| Exercise |
Two lines below mark the span: the one containing "3. Transfer 300" and the one containing "The concentration in solution". Set down both, plus every line between, exactly as they stand, and nothing else.

(Dataset excerpts)
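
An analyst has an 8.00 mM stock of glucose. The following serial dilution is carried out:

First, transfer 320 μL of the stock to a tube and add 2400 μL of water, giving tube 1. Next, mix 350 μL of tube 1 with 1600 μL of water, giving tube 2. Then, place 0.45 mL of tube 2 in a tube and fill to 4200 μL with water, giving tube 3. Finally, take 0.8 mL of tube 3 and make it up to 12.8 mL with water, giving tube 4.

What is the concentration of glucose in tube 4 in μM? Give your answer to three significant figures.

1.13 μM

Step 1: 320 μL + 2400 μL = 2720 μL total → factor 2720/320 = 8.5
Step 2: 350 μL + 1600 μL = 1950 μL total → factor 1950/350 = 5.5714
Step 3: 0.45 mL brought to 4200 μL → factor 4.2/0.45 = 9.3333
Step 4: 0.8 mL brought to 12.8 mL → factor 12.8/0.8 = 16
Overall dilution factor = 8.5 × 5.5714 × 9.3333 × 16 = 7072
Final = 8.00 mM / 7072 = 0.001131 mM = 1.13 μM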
...
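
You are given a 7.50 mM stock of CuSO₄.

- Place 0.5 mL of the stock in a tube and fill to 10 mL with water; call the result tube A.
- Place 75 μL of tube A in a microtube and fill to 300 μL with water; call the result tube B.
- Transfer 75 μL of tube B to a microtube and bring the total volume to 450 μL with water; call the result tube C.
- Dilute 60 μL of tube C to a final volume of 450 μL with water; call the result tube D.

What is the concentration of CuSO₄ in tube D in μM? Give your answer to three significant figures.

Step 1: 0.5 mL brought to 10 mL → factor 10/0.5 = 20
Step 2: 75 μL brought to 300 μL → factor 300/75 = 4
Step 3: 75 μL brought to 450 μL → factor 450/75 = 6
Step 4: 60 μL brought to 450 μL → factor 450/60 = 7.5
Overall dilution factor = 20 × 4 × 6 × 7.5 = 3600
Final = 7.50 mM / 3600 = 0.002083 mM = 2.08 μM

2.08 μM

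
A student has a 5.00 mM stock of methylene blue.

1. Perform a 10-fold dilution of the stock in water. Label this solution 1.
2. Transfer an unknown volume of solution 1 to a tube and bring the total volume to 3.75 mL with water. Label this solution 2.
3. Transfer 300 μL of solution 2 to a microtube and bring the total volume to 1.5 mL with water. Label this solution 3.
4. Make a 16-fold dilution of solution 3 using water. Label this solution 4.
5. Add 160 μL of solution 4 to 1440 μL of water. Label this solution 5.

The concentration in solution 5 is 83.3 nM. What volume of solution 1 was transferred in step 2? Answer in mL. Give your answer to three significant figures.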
--
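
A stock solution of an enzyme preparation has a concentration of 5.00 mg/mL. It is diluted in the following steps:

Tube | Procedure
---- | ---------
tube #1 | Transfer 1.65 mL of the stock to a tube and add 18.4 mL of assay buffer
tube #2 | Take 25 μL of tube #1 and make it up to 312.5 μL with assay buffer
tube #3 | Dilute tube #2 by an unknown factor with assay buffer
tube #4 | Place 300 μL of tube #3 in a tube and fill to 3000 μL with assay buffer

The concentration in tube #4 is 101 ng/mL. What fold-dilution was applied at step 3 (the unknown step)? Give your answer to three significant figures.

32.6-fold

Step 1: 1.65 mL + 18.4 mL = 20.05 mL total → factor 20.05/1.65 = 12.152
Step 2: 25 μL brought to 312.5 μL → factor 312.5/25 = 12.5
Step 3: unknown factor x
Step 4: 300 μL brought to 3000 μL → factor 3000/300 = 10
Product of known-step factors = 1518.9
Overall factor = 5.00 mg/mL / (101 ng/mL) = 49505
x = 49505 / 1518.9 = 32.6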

| Output below |
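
3. Transfer 300 μL of solution 2 to a microtube and bring the total volume to 1.5 mL with water. Label this solution 3.
4. Make a 16-fold dilution of solution 3 using water. Label this solution 4.
5. Add 160 μL of solution 4 to 1440 μL of water. Label this solution 5.

The concentration in solution 5 is 83.3 nM. What volume of solution 1 was transferred in step 2? Answer in mL. Give your answer to three significant figures.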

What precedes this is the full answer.